Exercise details.
Copy all lines containing the string "research" from the records below.

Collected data

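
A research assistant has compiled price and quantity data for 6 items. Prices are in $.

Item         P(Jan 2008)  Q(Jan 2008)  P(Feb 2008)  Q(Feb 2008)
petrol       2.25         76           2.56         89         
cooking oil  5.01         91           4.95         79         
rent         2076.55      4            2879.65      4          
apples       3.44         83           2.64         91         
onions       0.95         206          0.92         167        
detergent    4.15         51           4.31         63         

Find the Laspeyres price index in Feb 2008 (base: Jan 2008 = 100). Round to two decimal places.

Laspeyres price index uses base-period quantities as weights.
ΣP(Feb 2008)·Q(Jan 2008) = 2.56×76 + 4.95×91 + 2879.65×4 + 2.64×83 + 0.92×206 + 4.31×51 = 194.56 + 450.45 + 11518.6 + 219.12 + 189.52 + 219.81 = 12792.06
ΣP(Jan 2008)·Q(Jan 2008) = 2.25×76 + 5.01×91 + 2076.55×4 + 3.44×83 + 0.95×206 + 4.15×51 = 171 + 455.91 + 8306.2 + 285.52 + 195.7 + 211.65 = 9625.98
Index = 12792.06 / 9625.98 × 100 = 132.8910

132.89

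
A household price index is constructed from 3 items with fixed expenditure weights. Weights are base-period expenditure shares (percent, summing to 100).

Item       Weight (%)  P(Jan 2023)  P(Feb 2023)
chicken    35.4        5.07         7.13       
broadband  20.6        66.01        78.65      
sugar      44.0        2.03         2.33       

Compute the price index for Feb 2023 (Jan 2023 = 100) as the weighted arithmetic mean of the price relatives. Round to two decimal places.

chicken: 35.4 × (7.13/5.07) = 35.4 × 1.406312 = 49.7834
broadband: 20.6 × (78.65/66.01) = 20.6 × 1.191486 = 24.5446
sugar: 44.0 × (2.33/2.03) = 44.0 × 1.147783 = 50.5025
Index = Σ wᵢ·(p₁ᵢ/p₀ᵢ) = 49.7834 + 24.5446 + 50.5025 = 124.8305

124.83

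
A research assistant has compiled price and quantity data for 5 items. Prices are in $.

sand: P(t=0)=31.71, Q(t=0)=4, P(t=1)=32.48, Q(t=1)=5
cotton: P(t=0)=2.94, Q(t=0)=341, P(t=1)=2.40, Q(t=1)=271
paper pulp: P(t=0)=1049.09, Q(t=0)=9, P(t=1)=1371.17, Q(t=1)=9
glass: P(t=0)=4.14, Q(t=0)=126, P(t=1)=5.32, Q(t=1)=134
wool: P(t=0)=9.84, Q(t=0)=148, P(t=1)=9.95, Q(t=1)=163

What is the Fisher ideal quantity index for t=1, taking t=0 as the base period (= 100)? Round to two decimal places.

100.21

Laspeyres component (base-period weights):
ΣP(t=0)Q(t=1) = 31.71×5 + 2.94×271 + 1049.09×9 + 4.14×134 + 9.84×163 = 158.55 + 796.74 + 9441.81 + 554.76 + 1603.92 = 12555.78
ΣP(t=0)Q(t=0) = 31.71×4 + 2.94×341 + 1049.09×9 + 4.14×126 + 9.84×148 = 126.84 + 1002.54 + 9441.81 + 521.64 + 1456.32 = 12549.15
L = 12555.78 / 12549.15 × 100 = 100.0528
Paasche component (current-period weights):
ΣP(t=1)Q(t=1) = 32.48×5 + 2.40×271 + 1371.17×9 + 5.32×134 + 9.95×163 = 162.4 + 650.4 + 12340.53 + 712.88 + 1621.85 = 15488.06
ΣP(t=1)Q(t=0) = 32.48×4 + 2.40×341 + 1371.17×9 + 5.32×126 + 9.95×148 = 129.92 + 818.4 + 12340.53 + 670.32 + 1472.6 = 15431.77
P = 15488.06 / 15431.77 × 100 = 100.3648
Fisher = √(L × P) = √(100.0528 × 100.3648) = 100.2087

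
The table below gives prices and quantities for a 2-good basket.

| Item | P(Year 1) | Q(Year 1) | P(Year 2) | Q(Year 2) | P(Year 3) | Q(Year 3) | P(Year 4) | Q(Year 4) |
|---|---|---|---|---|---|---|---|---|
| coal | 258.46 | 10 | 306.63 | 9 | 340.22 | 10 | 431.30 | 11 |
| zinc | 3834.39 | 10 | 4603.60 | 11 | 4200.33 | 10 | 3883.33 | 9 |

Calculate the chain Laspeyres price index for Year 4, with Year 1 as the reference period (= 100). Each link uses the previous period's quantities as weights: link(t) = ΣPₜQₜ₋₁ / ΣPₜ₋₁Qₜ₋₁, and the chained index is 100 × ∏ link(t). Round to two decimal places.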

--

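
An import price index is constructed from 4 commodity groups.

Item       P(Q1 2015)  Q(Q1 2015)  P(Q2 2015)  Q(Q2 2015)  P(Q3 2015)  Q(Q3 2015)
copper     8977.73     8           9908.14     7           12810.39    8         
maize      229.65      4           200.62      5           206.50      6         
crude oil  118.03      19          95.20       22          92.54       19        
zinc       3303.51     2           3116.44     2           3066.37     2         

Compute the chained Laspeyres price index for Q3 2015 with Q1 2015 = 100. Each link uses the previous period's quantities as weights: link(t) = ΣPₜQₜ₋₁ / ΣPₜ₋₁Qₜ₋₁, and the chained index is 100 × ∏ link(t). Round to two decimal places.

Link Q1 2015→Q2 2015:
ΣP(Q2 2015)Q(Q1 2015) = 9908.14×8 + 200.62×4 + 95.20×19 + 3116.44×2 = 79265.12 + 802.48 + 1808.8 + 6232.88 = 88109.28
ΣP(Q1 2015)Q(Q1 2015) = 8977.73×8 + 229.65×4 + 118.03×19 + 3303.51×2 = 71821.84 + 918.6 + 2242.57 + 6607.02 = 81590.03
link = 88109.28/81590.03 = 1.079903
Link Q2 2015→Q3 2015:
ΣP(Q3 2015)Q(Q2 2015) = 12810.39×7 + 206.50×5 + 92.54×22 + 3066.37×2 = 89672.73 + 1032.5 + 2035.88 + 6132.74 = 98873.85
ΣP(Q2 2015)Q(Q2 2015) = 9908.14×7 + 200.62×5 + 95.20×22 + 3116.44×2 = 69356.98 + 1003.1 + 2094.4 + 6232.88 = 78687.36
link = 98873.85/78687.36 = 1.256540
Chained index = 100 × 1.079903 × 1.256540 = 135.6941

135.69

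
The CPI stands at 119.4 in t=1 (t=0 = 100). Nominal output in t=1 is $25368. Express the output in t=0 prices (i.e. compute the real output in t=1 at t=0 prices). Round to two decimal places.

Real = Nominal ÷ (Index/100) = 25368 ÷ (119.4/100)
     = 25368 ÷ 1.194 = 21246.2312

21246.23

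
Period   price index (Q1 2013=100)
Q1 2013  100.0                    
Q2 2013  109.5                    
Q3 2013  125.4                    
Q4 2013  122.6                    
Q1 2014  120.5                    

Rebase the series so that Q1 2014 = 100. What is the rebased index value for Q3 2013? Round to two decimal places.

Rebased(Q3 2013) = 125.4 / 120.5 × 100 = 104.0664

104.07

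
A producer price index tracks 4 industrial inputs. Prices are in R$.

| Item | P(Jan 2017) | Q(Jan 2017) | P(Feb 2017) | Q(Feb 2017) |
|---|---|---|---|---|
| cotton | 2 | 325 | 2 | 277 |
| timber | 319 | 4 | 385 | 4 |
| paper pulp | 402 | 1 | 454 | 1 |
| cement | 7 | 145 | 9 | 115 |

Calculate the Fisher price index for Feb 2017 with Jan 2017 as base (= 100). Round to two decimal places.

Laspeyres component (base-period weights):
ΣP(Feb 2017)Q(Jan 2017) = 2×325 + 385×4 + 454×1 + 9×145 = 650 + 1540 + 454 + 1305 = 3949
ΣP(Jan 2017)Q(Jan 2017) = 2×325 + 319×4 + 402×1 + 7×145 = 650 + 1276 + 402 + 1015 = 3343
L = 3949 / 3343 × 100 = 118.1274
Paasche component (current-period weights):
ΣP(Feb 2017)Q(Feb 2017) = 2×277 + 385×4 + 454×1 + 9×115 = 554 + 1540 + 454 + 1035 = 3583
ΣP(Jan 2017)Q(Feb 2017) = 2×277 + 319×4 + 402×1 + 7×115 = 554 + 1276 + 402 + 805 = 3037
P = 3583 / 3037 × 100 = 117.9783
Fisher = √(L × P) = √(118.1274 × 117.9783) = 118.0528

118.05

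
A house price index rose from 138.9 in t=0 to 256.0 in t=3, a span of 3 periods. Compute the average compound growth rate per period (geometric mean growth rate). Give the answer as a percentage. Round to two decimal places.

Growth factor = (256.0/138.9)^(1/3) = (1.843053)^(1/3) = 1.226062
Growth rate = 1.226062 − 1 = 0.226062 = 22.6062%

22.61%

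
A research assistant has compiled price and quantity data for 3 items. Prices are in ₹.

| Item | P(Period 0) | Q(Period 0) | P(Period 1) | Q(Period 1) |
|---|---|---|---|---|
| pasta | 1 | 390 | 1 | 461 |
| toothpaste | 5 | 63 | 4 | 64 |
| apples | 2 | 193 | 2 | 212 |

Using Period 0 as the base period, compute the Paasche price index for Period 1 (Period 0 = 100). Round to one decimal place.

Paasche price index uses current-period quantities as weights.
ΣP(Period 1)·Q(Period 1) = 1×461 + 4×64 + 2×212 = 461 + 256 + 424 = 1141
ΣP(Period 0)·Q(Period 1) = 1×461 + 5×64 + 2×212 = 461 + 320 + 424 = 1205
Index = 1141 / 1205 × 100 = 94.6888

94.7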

Answer area.
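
A research assistant has compiled price and quantity data for 6 items. Prices are in $.
A research assistant has compiled price and quantity data for 5 items. Prices are in $.
A research assistant has compiled price and quantity data for 3 items. Prices are in ₹.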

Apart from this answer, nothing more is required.